- [EXERCISE PROMPT]:
An exact transcript of the records is what this task asks for.

[TASK MATERIAL Boundary: Start]

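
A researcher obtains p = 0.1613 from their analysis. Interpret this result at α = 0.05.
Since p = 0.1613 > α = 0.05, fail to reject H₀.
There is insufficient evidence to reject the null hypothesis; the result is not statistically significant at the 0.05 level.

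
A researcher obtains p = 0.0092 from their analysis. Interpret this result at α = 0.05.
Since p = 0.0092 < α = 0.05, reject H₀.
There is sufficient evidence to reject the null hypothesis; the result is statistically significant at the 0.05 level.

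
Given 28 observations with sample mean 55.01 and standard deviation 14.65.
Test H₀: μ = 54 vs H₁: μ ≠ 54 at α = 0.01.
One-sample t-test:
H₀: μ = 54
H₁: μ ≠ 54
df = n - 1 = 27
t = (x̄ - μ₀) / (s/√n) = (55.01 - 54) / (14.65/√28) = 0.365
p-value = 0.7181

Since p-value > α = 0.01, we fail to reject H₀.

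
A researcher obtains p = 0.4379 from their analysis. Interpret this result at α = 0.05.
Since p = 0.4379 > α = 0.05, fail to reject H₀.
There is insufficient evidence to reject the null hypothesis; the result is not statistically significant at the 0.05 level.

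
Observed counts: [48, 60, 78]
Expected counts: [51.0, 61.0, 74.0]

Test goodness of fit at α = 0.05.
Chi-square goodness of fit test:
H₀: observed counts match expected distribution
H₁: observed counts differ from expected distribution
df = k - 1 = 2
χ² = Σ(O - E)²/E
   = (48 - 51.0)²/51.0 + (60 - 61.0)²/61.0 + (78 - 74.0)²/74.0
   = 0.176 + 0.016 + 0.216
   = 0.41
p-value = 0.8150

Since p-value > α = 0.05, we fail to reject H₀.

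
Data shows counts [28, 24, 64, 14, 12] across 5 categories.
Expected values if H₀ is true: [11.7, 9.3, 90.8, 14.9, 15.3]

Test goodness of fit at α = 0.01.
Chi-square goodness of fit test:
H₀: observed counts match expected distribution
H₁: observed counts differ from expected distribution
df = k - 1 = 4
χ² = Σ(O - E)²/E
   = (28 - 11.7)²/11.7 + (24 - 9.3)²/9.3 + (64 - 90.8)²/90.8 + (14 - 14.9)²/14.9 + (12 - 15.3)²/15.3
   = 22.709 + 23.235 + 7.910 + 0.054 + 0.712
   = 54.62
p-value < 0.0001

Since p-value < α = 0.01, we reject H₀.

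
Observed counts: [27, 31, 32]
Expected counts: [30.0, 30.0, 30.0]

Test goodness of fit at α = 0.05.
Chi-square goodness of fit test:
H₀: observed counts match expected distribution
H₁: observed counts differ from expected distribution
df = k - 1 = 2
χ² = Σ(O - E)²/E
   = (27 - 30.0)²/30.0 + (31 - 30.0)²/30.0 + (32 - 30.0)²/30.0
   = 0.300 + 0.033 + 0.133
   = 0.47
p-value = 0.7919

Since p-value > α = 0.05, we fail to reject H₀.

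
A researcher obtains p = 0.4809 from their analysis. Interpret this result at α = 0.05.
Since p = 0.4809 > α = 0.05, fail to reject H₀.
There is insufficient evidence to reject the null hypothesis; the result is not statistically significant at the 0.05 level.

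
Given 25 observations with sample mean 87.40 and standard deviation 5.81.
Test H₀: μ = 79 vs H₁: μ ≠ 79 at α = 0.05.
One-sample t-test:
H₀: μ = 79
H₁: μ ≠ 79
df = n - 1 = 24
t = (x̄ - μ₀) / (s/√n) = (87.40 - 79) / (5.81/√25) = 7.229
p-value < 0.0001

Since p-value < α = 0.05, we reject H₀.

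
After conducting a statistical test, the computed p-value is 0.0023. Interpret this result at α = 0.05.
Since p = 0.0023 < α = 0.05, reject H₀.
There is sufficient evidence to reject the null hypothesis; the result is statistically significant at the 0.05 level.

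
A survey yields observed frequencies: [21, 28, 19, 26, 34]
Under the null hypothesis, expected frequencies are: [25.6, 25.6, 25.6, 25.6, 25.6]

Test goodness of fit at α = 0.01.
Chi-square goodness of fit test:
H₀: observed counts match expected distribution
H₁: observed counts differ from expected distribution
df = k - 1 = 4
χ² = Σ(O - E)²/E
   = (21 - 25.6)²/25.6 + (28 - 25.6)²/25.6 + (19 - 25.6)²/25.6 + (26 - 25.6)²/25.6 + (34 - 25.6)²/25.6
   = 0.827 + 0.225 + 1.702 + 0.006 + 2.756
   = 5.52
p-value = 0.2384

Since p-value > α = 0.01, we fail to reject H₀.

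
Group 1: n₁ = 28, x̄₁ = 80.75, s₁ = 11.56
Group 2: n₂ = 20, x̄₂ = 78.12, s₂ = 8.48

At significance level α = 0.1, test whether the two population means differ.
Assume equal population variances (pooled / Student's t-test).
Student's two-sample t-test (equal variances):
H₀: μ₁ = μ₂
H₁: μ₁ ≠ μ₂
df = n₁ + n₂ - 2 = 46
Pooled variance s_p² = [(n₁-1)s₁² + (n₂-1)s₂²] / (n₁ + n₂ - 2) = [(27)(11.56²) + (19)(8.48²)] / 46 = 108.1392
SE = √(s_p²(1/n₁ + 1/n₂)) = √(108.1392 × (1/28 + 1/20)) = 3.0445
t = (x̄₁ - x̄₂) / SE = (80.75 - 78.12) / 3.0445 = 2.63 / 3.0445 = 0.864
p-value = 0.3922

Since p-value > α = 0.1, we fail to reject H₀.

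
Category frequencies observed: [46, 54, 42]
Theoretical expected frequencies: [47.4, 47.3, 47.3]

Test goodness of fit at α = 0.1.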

[TASK MATERIAL Boundary: End]

- [EXPECTED ANSWER]:
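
A researcher obtains p = 0.1613 from their analysis. Interpret this result at α = 0.05.
Since p = 0.1613 > α = 0.05, fail to reject H₀.
There is insufficient evidence to reject the null hypothesis; the result is not statistically significant at the 0.05 level.

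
A researcher obtains p = 0.0092 from their analysis. Interpret this result at α = 0.05.
Since p = 0.0092 < α = 0.05, reject H₀.
There is sufficient evidence to reject the null hypothesis; the result is statistically significant at the 0.05 level.

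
Given 28 observations with sample mean 55.01 and standard deviation 14.65.
Test H₀: μ = 54 vs H₁: μ ≠ 54 at α = 0.01.
One-sample t-test:
H₀: μ = 54
H₁: μ ≠ 54
df = n - 1 = 27
t = (x̄ - μ₀) / (s/√n) = (55.01 - 54) / (14.65/√28) = 0.365
p-value = 0.7181

Since p-value > α = 0.01, we fail to reject H₀.

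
A researcher obtains p = 0.4379 from their analysis. Interpret this result at α = 0.05.
Since p = 0.4379 > α = 0.05, fail to reject H₀.
There is insufficient evidence to reject the null hypothesis; the result is not statistically significant at the 0.05 level.

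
Observed counts: [48, 60, 78]
Expected counts: [51.0, 61.0, 74.0]

Test goodness of fit at α = 0.05.
Chi-square goodness of fit test:
H₀: observed counts match expected distribution
H₁: observed counts differ from expected distribution
df = k - 1 = 2
χ² = Σ(O - E)²/E
   = (48 - 51.0)²/51.0 + (60 - 61.0)²/61.0 + (78 - 74.0)²/74.0
   = 0.176 + 0.016 + 0.216
   = 0.41
p-value = 0.8150

Since p-value > α = 0.05, we fail to reject H₀.

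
Data shows counts [28, 24, 64, 14, 12] across 5 categories.
Expected values if H₀ is true: [11.7, 9.3, 90.8, 14.9, 15.3]

Test goodness of fit at α = 0.01.
Chi-square goodness of fit test:
H₀: observed counts match expected distribution
H₁: observed counts differ from expected distribution
df = k - 1 = 4
χ² = Σ(O - E)²/E
   = (28 - 11.7)²/11.7 + (24 - 9.3)²/9.3 + (64 - 90.8)²/90.8 + (14 - 14.9)²/14.9 + (12 - 15.3)²/15.3
   = 22.709 + 23.235 + 7.910 + 0.054 + 0.712
   = 54.62
p-value < 0.0001

Since p-value < α = 0.01, we reject H₀.

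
Observed counts: [27, 31, 32]
Expected counts: [30.0, 30.0, 30.0]

Test goodness of fit at α = 0.05.
Chi-square goodness of fit test:
H₀: observed counts match expected distribution
H₁: observed counts differ from expected distribution
df = k - 1 = 2
χ² = Σ(O - E)²/E
   = (27 - 30.0)²/30.0 + (31 - 30.0)²/30.0 + (32 - 30.0)²/30.0
   = 0.300 + 0.033 + 0.133
   = 0.47
p-value = 0.7919

Since p-value > α = 0.05, we fail to reject H₀.

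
A researcher obtains p = 0.4809 from their analysis. Interpret this result at α = 0.05.
Since p = 0.4809 > α = 0.05, fail to reject H₀.
There is insufficient evidence to reject the null hypothesis; the result is not statistically significant at the 0.05 level.

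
Given 25 observations with sample mean 87.40 and standard deviation 5.81.
Test H₀: μ = 79 vs H₁: μ ≠ 79 at α = 0.05.
One-sample t-test:
H₀: μ = 79
H₁: μ ≠ 79
df = n - 1 = 24
t = (x̄ - μ₀) / (s/√n) = (87.40 - 79) / (5.81/√25) = 7.229
p-value < 0.0001

Since p-value < α = 0.05, we reject H₀.

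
After conducting a statistical test, the computed p-value is 0.0023. Interpret this result at α = 0.05.
Since p = 0.0023 < α = 0.05, reject H₀.
There is sufficient evidence to reject the null hypothesis; the result is statistically significant at the 0.05 level.

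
A survey yields observed frequencies: [21, 28, 19, 26, 34]
Under the null hypothesis, expected frequencies are: [25.6, 25.6, 25.6, 25.6, 25.6]

Test goodness of fit at α = 0.01.
Chi-square goodness of fit test:
H₀: observed counts match expected distribution
H₁: observed counts differ from expected distribution
df = k - 1 = 4
χ² = Σ(O - E)²/E
   = (21 - 25.6)²/25.6 + (28 - 25.6)²/25.6 + (19 - 25.6)²/25.6 + (26 - 25.6)²/25.6 + (34 - 25.6)²/25.6
   = 0.827 + 0.225 + 1.702 + 0.006 + 2.756
   = 5.52
p-value = 0.2384

Since p-value > α = 0.01, we fail to reject H₀.

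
Group 1: n₁ = 28, x̄₁ = 80.75, s₁ = 11.56
Group 2: n₂ = 20, x̄₂ = 78.12, s₂ = 8.48

At significance level α = 0.1, test whether the two population means differ.
Assume equal population variances (pooled / Student's t-test).
Student's two-sample t-test (equal variances):
H₀: μ₁ = μ₂
H₁: μ₁ ≠ μ₂
df = n₁ + n₂ - 2 = 46
Pooled variance s_p² = [(n₁-1)s₁² + (n₂-1)s₂²] / (n₁ + n₂ - 2) = [(27)(11.56²) + (19)(8.48²)] / 46 = 108.1392
SE = √(s_p²(1/n₁ + 1/n₂)) = √(108.1392 × (1/28 + 1/20)) = 3.0445
t = (x̄₁ - x̄₂) / SE = (80.75 - 78.12) / 3.0445 = 2.63 / 3.0445 = 0.864
p-value = 0.3922

Since p-value > α = 0.1, we fail to reject H₀.

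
Category frequencies observed: [46, 54, 42]
Theoretical expected frequencies: [47.4, 47.3, 47.3]

Test goodness of fit at α = 0.1.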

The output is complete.